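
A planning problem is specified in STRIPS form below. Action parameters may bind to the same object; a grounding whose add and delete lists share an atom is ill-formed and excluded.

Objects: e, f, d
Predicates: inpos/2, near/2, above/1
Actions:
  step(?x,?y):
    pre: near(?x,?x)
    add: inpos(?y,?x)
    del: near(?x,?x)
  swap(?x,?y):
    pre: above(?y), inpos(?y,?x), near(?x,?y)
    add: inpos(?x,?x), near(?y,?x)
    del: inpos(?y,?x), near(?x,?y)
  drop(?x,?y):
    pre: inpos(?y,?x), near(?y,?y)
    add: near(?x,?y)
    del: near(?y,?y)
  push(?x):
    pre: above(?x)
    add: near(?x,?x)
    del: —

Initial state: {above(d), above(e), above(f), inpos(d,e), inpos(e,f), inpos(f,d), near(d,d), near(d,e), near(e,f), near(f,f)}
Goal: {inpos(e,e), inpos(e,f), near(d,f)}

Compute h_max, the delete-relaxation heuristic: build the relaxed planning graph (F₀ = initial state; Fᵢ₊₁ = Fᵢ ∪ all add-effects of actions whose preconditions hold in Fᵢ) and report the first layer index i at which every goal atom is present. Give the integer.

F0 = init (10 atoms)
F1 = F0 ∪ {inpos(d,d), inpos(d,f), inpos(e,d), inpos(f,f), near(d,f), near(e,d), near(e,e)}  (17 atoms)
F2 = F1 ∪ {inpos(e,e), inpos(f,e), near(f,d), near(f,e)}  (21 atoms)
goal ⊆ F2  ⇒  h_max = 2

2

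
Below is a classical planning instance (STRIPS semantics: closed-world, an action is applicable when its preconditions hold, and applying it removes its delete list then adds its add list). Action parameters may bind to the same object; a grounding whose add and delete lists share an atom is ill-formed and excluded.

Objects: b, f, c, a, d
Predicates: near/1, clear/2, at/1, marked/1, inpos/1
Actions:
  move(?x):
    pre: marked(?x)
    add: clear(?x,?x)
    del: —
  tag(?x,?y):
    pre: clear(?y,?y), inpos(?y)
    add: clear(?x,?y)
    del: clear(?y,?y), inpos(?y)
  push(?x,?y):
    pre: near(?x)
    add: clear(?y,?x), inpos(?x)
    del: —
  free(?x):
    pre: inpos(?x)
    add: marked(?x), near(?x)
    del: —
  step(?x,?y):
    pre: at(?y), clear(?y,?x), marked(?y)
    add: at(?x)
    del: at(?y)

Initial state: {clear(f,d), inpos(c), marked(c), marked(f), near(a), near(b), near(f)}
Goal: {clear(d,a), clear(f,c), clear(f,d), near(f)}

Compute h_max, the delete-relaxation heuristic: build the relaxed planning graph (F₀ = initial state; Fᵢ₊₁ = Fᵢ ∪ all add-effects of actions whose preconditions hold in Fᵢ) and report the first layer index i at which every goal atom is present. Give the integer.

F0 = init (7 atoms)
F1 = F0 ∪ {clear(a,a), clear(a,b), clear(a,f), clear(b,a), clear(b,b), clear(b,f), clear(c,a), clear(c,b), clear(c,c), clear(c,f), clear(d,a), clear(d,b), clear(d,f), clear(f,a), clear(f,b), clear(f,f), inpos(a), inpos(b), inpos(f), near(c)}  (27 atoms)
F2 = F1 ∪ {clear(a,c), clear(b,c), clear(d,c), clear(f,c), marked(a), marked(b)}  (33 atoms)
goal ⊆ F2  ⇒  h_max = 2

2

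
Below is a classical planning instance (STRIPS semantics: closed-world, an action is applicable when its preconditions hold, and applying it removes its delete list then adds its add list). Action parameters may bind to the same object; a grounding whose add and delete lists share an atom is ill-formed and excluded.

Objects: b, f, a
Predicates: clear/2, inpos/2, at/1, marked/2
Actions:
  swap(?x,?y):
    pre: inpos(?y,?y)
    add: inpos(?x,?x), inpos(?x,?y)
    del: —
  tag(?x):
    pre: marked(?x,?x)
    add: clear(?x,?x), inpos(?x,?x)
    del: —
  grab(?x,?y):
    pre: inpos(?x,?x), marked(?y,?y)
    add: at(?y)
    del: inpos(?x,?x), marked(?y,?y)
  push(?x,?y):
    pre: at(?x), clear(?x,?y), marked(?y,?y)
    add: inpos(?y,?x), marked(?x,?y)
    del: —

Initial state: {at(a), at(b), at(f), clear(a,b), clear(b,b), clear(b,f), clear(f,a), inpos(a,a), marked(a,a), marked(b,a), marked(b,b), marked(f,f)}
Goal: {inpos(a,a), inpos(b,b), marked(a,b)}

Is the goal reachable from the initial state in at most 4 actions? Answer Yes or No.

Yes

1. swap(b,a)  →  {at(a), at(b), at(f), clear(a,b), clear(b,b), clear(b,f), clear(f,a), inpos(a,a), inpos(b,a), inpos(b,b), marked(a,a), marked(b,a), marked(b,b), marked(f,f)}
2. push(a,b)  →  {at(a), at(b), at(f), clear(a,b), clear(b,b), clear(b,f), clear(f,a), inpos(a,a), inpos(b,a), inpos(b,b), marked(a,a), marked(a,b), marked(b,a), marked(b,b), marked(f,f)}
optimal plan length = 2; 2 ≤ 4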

|---|

[ASSIGNED TASK]
Note how many lines of the entries contain the string "above", then give that number by itself.

[WRITTEN RESPONSE]
4